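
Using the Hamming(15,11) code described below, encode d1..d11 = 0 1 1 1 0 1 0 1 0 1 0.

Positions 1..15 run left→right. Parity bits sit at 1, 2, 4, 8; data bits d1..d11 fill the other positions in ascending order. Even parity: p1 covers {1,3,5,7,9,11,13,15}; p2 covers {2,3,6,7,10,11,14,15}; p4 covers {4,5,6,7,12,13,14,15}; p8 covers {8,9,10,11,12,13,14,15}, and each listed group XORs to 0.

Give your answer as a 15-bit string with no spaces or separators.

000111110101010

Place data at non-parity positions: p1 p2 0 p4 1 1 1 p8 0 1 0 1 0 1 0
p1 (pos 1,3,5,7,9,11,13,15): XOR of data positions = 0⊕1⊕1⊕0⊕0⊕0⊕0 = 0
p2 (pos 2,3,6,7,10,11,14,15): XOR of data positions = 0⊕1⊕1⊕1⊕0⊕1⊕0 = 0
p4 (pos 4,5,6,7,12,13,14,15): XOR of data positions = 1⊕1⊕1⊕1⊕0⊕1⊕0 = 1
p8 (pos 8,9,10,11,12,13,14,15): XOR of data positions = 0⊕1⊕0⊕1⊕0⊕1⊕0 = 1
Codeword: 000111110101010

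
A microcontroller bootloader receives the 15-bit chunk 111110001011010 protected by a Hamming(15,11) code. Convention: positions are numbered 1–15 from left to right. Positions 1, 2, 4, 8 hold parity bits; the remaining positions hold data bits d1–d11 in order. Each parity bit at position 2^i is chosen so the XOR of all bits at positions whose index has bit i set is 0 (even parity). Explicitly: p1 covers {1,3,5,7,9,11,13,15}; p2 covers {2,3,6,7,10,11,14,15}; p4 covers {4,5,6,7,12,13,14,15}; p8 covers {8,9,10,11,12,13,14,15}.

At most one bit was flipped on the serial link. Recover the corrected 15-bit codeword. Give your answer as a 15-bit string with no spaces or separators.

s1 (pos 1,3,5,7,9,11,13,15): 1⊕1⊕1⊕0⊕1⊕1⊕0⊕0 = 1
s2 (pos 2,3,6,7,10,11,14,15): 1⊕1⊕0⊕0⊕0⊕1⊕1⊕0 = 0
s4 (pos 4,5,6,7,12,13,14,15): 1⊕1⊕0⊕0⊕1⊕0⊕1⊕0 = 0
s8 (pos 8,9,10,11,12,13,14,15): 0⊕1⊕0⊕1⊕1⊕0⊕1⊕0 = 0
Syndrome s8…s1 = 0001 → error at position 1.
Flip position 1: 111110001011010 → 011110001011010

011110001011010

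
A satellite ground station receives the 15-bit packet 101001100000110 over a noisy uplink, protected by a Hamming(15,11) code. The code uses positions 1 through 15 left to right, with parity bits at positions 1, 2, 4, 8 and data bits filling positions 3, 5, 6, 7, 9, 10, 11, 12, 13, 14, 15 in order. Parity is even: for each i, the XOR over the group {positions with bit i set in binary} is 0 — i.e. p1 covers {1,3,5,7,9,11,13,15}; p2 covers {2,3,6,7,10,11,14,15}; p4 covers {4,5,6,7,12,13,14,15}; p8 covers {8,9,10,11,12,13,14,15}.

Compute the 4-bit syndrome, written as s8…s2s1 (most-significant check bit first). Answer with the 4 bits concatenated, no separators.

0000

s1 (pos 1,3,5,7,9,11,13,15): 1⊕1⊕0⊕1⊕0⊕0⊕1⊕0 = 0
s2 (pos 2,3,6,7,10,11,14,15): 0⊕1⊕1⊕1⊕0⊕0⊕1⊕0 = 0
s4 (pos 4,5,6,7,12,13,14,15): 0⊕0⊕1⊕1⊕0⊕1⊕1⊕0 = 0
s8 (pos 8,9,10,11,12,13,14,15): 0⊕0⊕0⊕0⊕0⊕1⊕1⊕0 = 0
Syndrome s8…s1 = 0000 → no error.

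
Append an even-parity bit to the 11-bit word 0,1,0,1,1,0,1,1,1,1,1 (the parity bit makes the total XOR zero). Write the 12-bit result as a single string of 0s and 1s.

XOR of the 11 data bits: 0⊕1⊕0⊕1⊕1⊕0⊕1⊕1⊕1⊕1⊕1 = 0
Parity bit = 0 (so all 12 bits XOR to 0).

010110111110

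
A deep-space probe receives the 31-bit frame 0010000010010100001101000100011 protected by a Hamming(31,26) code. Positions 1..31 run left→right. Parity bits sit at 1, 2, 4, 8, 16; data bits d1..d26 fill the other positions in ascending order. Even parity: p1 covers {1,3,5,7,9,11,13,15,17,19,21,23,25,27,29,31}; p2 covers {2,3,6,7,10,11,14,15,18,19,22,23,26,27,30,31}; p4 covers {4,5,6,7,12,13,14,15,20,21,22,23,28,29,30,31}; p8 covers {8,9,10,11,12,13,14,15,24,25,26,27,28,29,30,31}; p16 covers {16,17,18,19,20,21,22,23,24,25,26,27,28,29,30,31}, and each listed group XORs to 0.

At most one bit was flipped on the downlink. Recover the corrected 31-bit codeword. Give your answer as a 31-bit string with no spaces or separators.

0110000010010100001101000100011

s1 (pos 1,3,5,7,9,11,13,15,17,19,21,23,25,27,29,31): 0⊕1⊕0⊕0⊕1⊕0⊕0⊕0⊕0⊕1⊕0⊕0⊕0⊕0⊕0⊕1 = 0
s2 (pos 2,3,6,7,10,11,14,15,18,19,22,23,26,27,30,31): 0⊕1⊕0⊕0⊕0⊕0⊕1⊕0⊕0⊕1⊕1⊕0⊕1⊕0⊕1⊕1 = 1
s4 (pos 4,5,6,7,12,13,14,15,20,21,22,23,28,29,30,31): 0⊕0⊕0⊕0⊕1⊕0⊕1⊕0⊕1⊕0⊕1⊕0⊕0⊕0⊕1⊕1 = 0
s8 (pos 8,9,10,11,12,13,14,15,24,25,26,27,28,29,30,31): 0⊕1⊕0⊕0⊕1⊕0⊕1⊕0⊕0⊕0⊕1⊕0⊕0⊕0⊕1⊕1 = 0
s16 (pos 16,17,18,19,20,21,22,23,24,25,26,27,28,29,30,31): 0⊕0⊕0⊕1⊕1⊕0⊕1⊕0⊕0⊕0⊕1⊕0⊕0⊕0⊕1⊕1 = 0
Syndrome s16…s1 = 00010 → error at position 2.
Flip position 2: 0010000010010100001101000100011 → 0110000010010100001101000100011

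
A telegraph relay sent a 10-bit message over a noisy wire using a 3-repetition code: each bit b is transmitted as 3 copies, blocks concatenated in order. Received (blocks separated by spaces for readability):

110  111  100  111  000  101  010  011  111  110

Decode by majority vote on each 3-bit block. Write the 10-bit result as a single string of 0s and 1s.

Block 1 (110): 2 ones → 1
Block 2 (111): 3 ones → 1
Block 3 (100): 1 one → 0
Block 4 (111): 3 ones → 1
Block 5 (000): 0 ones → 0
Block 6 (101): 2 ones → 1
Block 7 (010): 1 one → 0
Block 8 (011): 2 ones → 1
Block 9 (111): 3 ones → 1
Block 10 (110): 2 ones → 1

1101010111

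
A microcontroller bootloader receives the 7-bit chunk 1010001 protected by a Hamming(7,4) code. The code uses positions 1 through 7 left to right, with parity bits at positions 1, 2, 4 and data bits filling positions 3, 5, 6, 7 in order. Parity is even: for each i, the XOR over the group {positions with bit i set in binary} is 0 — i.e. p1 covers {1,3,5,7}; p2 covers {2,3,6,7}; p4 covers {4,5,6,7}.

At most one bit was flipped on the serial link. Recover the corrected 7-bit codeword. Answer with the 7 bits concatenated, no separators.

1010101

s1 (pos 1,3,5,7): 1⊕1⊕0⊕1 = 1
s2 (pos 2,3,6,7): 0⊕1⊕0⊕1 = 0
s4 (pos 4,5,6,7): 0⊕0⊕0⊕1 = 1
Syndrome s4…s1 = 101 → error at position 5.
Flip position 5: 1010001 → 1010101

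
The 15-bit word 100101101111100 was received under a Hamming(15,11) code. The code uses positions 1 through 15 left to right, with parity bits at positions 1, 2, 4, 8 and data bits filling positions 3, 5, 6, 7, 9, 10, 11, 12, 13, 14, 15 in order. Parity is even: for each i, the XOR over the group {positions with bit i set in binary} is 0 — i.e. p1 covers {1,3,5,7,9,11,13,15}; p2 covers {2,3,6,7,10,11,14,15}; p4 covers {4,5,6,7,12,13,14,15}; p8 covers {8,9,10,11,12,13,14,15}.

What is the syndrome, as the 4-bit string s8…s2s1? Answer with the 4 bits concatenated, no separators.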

**ASSIGNMENT**
Exactly repeat the lines above, from the opening line through the one with "Positions 1..15 run", and include nothing else.

**EXERCISE ANSWER**
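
Using the Hamming(15,11) code described below, encode d1..d11 = 0 1 1 1 0 1 0 1 0 1 0.

Positions 1..15 run left→right. Parity bits sit at 1, 2, 4, 8; data bits d1..d11 fill the other positions in ascending order. Even parity: p1 covers {1,3,5,7,9,11,13,15}; p2 covers {2,3,6,7,10,11,14,15}; p4 covers {4,5,6,7,12,13,14,15}; p8 covers {8,9,10,11,12,13,14,15}, and each listed group XORs to 0.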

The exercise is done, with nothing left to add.